Which of the lines in the data below contain the string "mapping"? Copy each of them.

- Opening Delimiter -

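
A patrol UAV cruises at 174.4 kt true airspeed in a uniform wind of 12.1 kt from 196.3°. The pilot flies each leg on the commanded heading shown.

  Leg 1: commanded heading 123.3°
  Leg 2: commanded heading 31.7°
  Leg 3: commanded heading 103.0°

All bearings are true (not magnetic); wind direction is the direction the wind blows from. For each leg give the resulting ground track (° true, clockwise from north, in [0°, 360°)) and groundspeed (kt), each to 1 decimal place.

Leg 1: heading 123.3°; drift -3.9° → track 119.4°, groundspeed 171.3 kt
Leg 2: heading 31.7°; drift -1.0° → track 30.7°, groundspeed 186.1 kt
Leg 3: heading 103.0°; drift -3.9° → track 99.1°, groundspeed 175.5 kt

Leg 1: track=119.4°, groundspeed=171.3 kt
Leg 2: track=30.7°, groundspeed=186.1 kt
Leg 3: track=99.1°, groundspeed=175.5 kt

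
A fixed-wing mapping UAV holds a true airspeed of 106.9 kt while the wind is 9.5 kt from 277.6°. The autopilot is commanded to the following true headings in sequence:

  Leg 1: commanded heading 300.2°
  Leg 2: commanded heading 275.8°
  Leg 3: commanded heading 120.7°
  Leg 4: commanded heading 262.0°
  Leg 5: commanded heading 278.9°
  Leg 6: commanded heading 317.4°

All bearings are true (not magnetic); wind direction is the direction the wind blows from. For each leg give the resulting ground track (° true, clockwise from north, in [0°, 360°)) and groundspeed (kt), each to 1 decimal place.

Leg 1: track=302.3°, groundspeed=98.2 kt
Leg 2: track=275.6°, groundspeed=97.4 kt
Leg 3: track=118.9°, groundspeed=115.7 kt
Leg 4: track=260.5°, groundspeed=97.8 kt
Leg 5: track=279.0°, groundspeed=97.4 kt
Leg 6: track=320.9°, groundspeed=99.8 kt

Leg 1: heading 300.2°; drift +2.1° → track 302.3°, groundspeed 98.2 kt
Leg 2: heading 275.8°; drift -0.2° → track 275.6°, groundspeed 97.4 kt
Leg 3: heading 120.7°; drift -1.8° → track 118.9°, groundspeed 115.7 kt
Leg 4: heading 262.0°; drift -1.5° → track 260.5°, groundspeed 97.8 kt
Leg 5: heading 278.9°; drift +0.1° → track 279.0°, groundspeed 97.4 kt
Leg 6: heading 317.4°; drift +3.5° → track 320.9°, groundspeed 99.8 kt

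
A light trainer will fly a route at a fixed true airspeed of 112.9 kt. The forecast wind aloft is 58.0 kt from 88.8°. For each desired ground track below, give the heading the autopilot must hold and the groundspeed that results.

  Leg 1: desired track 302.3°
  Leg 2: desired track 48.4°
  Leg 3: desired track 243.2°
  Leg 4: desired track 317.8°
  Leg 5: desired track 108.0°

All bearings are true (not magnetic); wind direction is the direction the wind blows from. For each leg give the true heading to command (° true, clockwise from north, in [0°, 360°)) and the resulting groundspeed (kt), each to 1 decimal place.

Leg 1: desired track 302.3°; wind correction +16.5° → command heading 318.8°, groundspeed 156.6 kt
Leg 2: desired track 48.4°; wind correction +19.4° → command heading 67.8°, groundspeed 62.3 kt
Leg 3: desired track 243.2°; wind correction -12.8° → command heading 230.4°, groundspeed 162.4 kt
Leg 4: desired track 317.8°; wind correction +22.8° → command heading 340.6°, groundspeed 142.1 kt
Leg 5: desired track 108.0°; wind correction -9.7° → command heading 98.3°, groundspeed 56.5 kt

Leg 1: heading=318.8°, groundspeed=156.6 kt
Leg 2: heading=67.8°, groundspeed=62.3 kt
Leg 3: heading=230.4°, groundspeed=162.4 kt
Leg 4: heading=340.6°, groundspeed=142.1 kt
Leg 5: heading=98.3°, groundspeed=56.5 kt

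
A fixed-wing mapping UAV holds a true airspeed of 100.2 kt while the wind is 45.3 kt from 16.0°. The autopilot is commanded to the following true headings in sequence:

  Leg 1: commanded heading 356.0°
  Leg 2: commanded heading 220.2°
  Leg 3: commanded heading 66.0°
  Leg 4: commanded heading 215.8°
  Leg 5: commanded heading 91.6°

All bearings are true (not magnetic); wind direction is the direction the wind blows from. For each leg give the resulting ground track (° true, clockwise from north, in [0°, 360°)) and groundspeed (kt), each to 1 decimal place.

Leg 1: heading 356.0°; drift -15.0° → track 341.0°, groundspeed 59.7 kt
Leg 2: heading 220.2°; drift -7.5° → track 212.7°, groundspeed 142.7 kt
Leg 3: heading 66.0°; drift +26.0° → track 92.0°, groundspeed 79.1 kt
Leg 4: heading 215.8°; drift -6.1° → track 209.7°, groundspeed 143.6 kt
Leg 5: heading 91.6°; drift +26.3° → track 117.9°, groundspeed 99.2 kt

Leg 1: track=341.0°, groundspeed=59.7 kt
Leg 2: track=212.7°, groundspeed=142.7 kt
Leg 3: track=92.0°, groundspeed=79.1 kt
Leg 4: track=209.7°, groundspeed=143.6 kt
Leg 5: track=117.9°, groundspeed=99.2 kt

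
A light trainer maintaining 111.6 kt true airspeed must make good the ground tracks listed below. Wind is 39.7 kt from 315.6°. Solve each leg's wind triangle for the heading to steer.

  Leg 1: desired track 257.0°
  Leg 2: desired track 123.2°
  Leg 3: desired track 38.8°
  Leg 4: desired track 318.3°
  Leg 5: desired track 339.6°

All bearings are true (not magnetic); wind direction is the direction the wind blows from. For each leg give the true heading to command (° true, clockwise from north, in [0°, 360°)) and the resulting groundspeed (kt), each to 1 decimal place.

Leg 1: desired track 257.0°; wind correction +17.7° → command heading 274.7°, groundspeed 85.6 kt
Leg 2: desired track 123.2°; wind correction -4.4° → command heading 118.8°, groundspeed 150.0 kt
Leg 3: desired track 38.8°; wind correction -20.7° → command heading 18.1°, groundspeed 99.7 kt
Leg 4: desired track 318.3°; wind correction -1.0° → command heading 317.3°, groundspeed 71.9 kt
Leg 5: desired track 339.6°; wind correction -8.3° → command heading 331.3°, groundspeed 74.2 kt

Leg 1: heading=274.7°, groundspeed=85.6 kt
Leg 2: heading=118.8°, groundspeed=150.0 kt
Leg 3: heading=18.1°, groundspeed=99.7 kt
Leg 4: heading=317.3°, groundspeed=71.9 kt
Leg 5: heading=331.3°, groundspeed=74.2 kt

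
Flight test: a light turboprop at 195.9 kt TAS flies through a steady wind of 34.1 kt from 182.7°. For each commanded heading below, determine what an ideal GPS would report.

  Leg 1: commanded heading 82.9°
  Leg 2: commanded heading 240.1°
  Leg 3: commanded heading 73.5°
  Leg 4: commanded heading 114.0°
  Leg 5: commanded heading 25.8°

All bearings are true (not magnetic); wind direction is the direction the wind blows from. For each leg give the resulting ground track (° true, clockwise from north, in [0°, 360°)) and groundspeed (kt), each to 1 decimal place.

Leg 1: track=73.4°, groundspeed=204.5 kt
Leg 2: track=249.3°, groundspeed=179.8 kt
Leg 3: track=64.7°, groundspeed=209.6 kt
Leg 4: track=104.2°, groundspeed=186.2 kt
Leg 5: track=22.4°, groundspeed=227.7 kt

Leg 1: heading 82.9°; drift -9.5° → track 73.4°, groundspeed 204.5 kt
Leg 2: heading 240.1°; drift +9.2° → track 249.3°, groundspeed 179.8 kt
Leg 3: heading 73.5°; drift -8.8° → track 64.7°, groundspeed 209.6 kt
Leg 4: heading 114.0°; drift -9.8° → track 104.2°, groundspeed 186.2 kt
Leg 5: heading 25.8°; drift -3.4° → track 22.4°, groundspeed 227.7 kt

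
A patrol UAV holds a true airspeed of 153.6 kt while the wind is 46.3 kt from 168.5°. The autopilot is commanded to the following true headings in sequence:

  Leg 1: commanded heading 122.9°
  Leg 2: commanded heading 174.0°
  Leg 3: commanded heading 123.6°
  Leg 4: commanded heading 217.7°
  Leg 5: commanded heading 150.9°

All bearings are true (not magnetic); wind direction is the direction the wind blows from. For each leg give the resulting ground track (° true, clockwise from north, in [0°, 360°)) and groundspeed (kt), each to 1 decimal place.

Leg 1: heading 122.9°; drift -15.3° → track 107.6°, groundspeed 125.6 kt
Leg 2: heading 174.0°; drift +2.4° → track 176.4°, groundspeed 107.6 kt
Leg 3: heading 123.6°; drift -15.1° → track 108.5°, groundspeed 125.1 kt
Leg 4: heading 217.7°; drift +15.9° → track 233.6°, groundspeed 128.2 kt
Leg 5: heading 150.9°; drift -7.3° → track 143.6°, groundspeed 110.4 kt

Leg 1: track=107.6°, groundspeed=125.6 kt
Leg 2: track=176.4°, groundspeed=107.6 kt
Leg 3: track=108.5°, groundspeed=125.1 kt
Leg 4: track=233.6°, groundspeed=128.2 kt
Leg 5: track=143.6°, groundspeed=110.4 kt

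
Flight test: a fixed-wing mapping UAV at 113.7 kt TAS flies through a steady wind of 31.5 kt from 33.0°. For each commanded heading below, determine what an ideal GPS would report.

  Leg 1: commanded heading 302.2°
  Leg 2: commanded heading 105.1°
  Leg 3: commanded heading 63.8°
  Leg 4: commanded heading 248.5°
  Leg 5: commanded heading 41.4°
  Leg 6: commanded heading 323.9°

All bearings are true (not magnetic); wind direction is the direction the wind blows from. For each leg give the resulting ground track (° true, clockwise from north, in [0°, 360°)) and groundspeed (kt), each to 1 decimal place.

Leg 1: track=286.8°, groundspeed=118.4 kt
Leg 2: track=121.2°, groundspeed=108.3 kt
Leg 3: track=74.3°, groundspeed=88.1 kt
Leg 4: track=241.0°, groundspeed=140.5 kt
Leg 5: track=44.6°, groundspeed=82.7 kt
Leg 6: track=307.9°, groundspeed=106.6 kt

Leg 1: heading 302.2°; drift -15.4° → track 286.8°, groundspeed 118.4 kt
Leg 2: heading 105.1°; drift +16.1° → track 121.2°, groundspeed 108.3 kt
Leg 3: heading 63.8°; drift +10.5° → track 74.3°, groundspeed 88.1 kt
Leg 4: heading 248.5°; drift -7.5° → track 241.0°, groundspeed 140.5 kt
Leg 5: heading 41.4°; drift +3.2° → track 44.6°, groundspeed 82.7 kt
Leg 6: heading 323.9°; drift -16.0° → track 307.9°, groundspeed 106.6 kt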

- Closing Delimiter -

→ Output below:
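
A fixed-wing mapping UAV holds a true airspeed of 106.9 kt while the wind is 9.5 kt from 277.6°. The autopilot is commanded to the following true headings in sequence:
A fixed-wing mapping UAV holds a true airspeed of 100.2 kt while the wind is 45.3 kt from 16.0°. The autopilot is commanded to the following true headings in sequence:
Flight test: a fixed-wing mapping UAV at 113.7 kt TAS flies through a steady wind of 31.5 kt from 33.0°. For each commanded heading below, determine what an ideal GPS would report.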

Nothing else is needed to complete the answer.